[Entries taken from a collection]
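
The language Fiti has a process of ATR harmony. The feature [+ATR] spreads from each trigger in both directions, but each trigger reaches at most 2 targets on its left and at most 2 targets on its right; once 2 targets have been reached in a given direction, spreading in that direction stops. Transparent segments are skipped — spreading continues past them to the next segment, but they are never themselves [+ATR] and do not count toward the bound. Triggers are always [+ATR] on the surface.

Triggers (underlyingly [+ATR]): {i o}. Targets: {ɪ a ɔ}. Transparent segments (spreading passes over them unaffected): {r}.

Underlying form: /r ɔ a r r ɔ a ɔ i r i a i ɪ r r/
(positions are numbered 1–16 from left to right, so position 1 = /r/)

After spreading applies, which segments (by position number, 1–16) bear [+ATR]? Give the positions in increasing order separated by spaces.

From /i/ at 9 rightward: 10 /r/ transparent; 11 /i/ is itself a trigger — this domain ends here.
From /i/ at 9 leftward: 8 /ɔ/ → [+ATR]; 7 /a/ → [+ATR]; bound reached.
From /i/ at 11 rightward: 12 /a/ → [+ATR]; 13 /i/ is itself a trigger — this domain ends here.
From /i/ at 11 leftward: 10 /r/ transparent; 9 /i/ is itself a trigger — this domain ends here.
From /i/ at 13 rightward: 14 /ɪ/ → [+ATR]; 15 /r/ transparent; 16 /r/ transparent; word edge.
From /i/ at 13 leftward: 12 /a/ → [+ATR]; 11 /i/ is itself a trigger — this domain ends here.
Targets with no active source: positions 2 3 6 stay [-ATR].

7 8 9 11 12 13 14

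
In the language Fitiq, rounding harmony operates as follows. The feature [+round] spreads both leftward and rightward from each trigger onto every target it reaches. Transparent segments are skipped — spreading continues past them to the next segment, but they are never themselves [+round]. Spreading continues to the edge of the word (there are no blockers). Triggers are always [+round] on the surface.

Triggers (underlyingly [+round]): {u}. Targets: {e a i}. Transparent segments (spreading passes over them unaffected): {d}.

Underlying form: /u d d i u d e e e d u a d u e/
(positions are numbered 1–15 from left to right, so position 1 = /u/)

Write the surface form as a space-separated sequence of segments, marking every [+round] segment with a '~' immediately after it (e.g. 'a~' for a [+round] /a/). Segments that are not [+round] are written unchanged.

From /u/ at 1 rightward: 2 /d/ transparent; 3 /d/ transparent; 4 /i/ → [+round]; 5 /u/ is itself a trigger — this domain ends here.
From /u/ at 1 leftward: word edge.
From /u/ at 5 rightward: 6 /d/ transparent; 7 /e/ → [+round]; 8 /e/ → [+round]; 9 /e/ → [+round]; 10 /d/ transparent; 11 /u/ is itself a trigger — this domain ends here.
From /u/ at 5 leftward: 4 /i/ → [+round]; 3 /d/ transparent; 2 /d/ transparent; 1 /u/ is itself a trigger — this domain ends here.
From /u/ at 11 rightward: 12 /a/ → [+round]; 13 /d/ transparent; 14 /u/ is itself a trigger — this domain ends here.
From /u/ at 11 leftward: 10 /d/ transparent; 9 /e/ → [+round]; 8 /e/ → [+round]; 7 /e/ → [+round]; 6 /d/ transparent; 5 /u/ is itself a trigger — this domain ends here.
From /u/ at 14 rightward: 15 /e/ → [+round]; word edge.
From /u/ at 14 leftward: 13 /d/ transparent; 12 /a/ → [+round]; 11 /u/ is itself a trigger — this domain ends here.
[+round] positions on the surface: 1 4 5 7 8 9 11 12 14 15.

u~ d d i~ u~ d e~ e~ e~ d u~ a~ d u~ e~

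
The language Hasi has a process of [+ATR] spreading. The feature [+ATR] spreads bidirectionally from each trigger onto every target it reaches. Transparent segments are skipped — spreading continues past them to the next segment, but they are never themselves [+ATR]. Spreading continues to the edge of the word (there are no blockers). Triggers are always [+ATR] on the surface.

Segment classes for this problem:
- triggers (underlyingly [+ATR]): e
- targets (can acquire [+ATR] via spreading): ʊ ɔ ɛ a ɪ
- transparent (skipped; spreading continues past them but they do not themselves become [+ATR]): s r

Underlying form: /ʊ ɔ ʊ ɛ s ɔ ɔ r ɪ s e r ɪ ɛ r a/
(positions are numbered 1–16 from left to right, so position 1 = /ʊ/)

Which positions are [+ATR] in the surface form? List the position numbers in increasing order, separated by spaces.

From /e/ at 11 rightward: 12 /r/ transparent; 13 /ɪ/ → [+ATR]; 14 /ɛ/ → [+ATR]; 15 /r/ transparent; 16 /a/ → [+ATR]; word edge.
From /e/ at 11 leftward: 10 /s/ transparent; 9 /ɪ/ → [+ATR]; 8 /r/ transparent; 7 /ɔ/ → [+ATR]; 6 /ɔ/ → [+ATR]; 5 /s/ transparent; 4 /ɛ/ → [+ATR]; 3 /ʊ/ → [+ATR]; 2 /ɔ/ → [+ATR]; 1 /ʊ/ → [+ATR]; word edge.

1 2 3 4 6 7 9 11 13 14 16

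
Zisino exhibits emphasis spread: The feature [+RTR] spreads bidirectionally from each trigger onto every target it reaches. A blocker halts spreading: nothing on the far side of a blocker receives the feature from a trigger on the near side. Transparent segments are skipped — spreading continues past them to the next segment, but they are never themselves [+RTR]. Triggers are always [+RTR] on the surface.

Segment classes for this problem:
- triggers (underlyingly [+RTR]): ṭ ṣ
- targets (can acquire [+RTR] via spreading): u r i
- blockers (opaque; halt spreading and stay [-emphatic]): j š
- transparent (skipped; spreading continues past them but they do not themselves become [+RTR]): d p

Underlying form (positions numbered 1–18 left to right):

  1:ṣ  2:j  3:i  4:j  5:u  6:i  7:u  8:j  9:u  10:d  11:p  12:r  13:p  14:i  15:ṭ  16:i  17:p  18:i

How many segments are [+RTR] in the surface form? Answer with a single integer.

7

From /ṣ/ at 1 rightward: 2 /j/ blocks.
From /ṣ/ at 1 leftward: word edge.
From /ṭ/ at 15 rightward: 16 /i/ → [+RTR]; 17 /p/ transparent; 18 /i/ → [+RTR]; word edge.
From /ṭ/ at 15 leftward: 14 /i/ → [+RTR]; 13 /p/ transparent; 12 /r/ → [+RTR]; 11 /p/ transparent; 10 /d/ transparent; 9 /u/ → [+RTR]; 8 /j/ blocks.
Targets with no active source: positions 3 5 6 7 stay [-emphatic].
[+RTR] positions on the surface: 1 9 12 14 15 16 18.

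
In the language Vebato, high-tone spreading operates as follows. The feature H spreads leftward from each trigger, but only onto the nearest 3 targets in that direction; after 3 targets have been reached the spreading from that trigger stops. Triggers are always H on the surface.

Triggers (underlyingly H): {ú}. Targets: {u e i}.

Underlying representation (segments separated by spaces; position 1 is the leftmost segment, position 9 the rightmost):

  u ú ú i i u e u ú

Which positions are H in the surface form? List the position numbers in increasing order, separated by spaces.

From /ú/ at 2 leftward: 1 /u/ → H; word edge.
From /ú/ at 3 leftward: 2 /ú/ is itself a trigger — this domain ends here.
From /ú/ at 9 leftward: 8 /u/ → H; 7 /e/ → H; 6 /u/ → H; bound reached.
Targets with no active source: positions 4 5 stay [-high tone].

1 2 3 6 7 8 9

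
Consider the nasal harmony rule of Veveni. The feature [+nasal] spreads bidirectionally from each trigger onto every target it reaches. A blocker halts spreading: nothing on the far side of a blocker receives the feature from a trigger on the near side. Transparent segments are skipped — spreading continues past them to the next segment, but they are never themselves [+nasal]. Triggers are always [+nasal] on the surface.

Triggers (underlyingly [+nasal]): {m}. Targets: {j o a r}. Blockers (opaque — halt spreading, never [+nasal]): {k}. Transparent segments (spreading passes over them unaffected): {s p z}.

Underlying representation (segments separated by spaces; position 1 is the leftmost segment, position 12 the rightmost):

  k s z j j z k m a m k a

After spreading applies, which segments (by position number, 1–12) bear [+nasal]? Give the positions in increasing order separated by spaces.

8 9 10

From /m/ at 8 rightward: 9 /a/ → [+nasal]; 10 /m/ is itself a trigger — this domain ends here.
From /m/ at 8 leftward: 7 /k/ blocks.
From /m/ at 10 rightward: 11 /k/ blocks.
From /m/ at 10 leftward: 9 /a/ → [+nasal]; 8 /m/ is itself a trigger — this domain ends here.
Targets with no active source: positions 4 5 12 stay [-nasal].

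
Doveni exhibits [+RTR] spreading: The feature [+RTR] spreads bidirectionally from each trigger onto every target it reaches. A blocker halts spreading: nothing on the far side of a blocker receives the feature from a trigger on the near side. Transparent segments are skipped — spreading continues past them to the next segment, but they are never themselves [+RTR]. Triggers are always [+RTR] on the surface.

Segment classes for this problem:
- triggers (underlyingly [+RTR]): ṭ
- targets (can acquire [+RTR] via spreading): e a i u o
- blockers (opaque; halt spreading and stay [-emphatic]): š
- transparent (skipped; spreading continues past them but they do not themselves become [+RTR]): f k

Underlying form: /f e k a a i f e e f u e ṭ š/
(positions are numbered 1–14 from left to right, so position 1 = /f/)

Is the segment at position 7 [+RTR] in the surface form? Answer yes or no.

no

From /ṭ/ at 13 rightward: 14 /š/ blocks.
From /ṭ/ at 13 leftward: 12 /e/ → [+RTR]; 11 /u/ → [+RTR]; 10 /f/ transparent; 9 /e/ → [+RTR]; 8 /e/ → [+RTR]; 7 /f/ transparent; 6 /i/ → [+RTR]; 5 /a/ → [+RTR]; 4 /a/ → [+RTR]; 3 /k/ transparent; 2 /e/ → [+RTR]; 1 /f/ transparent; word edge.
[+RTR] positions on the surface: 2 4 5 6 8 9 11 12 13.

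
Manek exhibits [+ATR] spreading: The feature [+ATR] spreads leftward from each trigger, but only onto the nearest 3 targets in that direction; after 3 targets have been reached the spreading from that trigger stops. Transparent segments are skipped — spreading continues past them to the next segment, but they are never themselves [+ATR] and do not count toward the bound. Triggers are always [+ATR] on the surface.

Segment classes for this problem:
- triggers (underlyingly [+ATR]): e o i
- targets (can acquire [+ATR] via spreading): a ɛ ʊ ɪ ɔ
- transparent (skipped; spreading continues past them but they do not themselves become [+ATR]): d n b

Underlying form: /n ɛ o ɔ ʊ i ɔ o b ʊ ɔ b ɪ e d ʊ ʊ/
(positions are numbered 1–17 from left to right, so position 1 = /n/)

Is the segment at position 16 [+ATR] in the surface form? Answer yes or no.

no

From /o/ at 3 leftward: 2 /ɛ/ → [+ATR]; 1 /n/ transparent; word edge.
From /i/ at 6 leftward: 5 /ʊ/ → [+ATR]; 4 /ɔ/ → [+ATR]; 3 /o/ is itself a trigger — this domain ends here.
From /o/ at 8 leftward: 7 /ɔ/ → [+ATR]; 6 /i/ is itself a trigger — this domain ends here.
From /e/ at 14 leftward: 13 /ɪ/ → [+ATR]; 12 /b/ transparent; 11 /ɔ/ → [+ATR]; 10 /ʊ/ → [+ATR]; bound reached.
Targets with no active source: positions 16 17 stay [-ATR].
[+ATR] positions on the surface: 2 3 4 5 6 7 8 10 11 13 14.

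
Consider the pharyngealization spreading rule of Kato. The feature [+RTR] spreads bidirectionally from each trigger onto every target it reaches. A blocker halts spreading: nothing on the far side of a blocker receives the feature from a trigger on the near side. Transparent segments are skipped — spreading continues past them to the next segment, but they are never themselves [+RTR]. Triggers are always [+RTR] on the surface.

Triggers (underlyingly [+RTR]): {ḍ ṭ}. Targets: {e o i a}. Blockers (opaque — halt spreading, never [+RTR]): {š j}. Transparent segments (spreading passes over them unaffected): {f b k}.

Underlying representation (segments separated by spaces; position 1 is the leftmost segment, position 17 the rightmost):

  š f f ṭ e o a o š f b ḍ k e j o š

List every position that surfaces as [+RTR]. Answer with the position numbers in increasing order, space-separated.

From /ṭ/ at 4 rightward: 5 /e/ → [+RTR]; 6 /o/ → [+RTR]; 7 /a/ → [+RTR]; 8 /o/ → [+RTR]; 9 /š/ blocks.
From /ṭ/ at 4 leftward: 3 /f/ transparent; 2 /f/ transparent; 1 /š/ blocks.
From /ḍ/ at 12 rightward: 13 /k/ transparent; 14 /e/ → [+RTR]; 15 /j/ blocks.
From /ḍ/ at 12 leftward: 11 /b/ transparent; 10 /f/ transparent; 9 /š/ blocks.
Target with no active source: position 16 stays [-emphatic].

4 5 6 7 8 12 14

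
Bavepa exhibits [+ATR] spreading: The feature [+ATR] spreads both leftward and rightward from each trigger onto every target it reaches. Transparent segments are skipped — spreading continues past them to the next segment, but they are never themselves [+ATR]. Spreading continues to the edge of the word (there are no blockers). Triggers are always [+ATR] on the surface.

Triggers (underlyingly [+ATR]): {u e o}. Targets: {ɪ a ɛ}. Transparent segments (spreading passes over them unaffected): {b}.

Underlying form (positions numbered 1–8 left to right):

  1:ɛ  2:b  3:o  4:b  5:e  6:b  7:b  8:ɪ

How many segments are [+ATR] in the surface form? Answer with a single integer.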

REQUIREMENT: The lines above, starting at the one with "- blockers (opaque; halt spreading and stay [-emphatic]): š" and ending at the one with "(positions are numbered 1–17", are the only ones to return, exactly as written.

RESULT FOR THIS EXERCISE:
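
- blockers (opaque; halt spreading and stay [-emphatic]): š
- transparent (skipped; spreading continues past them but they do not themselves become [+RTR]): f k

Underlying form: /f e k a a i f e e f u e ṭ š/
(positions are numbered 1–14 from left to right, so position 1 = /f/)

Is the segment at position 7 [+RTR] in the surface form? Answer yes or no.

no

From /ṭ/ at 13 rightward: 14 /š/ blocks.
From /ṭ/ at 13 leftward: 12 /e/ → [+RTR]; 11 /u/ → [+RTR]; 10 /f/ transparent; 9 /e/ → [+RTR]; 8 /e/ → [+RTR]; 7 /f/ transparent; 6 /i/ → [+RTR]; 5 /a/ → [+RTR]; 4 /a/ → [+RTR]; 3 /k/ transparent; 2 /e/ → [+RTR]; 1 /f/ transparent; word edge.
[+RTR] positions on the surface: 2 4 5 6 8 9 11 12 13.

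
Manek exhibits [+ATR] spreading: The feature [+ATR] spreads leftward from each trigger, but only onto the nearest 3 targets in that direction; after 3 targets have been reached the spreading from that trigger stops. Transparent segments are skipped — spreading continues past them to the next segment, but they are never themselves [+ATR] and do not count toward the bound. Triggers are always [+ATR] on the surface.

Segment classes for this problem:
- triggers (underlyingly [+ATR]): e o i
- targets (can acquire [+ATR] via spreading): a ɛ ʊ ɪ ɔ
- transparent (skipped; spreading continues past them but they do not themselves become [+ATR]): d n b

Underlying form: /n ɛ o ɔ ʊ i ɔ o b ʊ ɔ b ɪ e d ʊ ʊ/
(positions are numbered 1–17 from left to right, so position 1 = /n/)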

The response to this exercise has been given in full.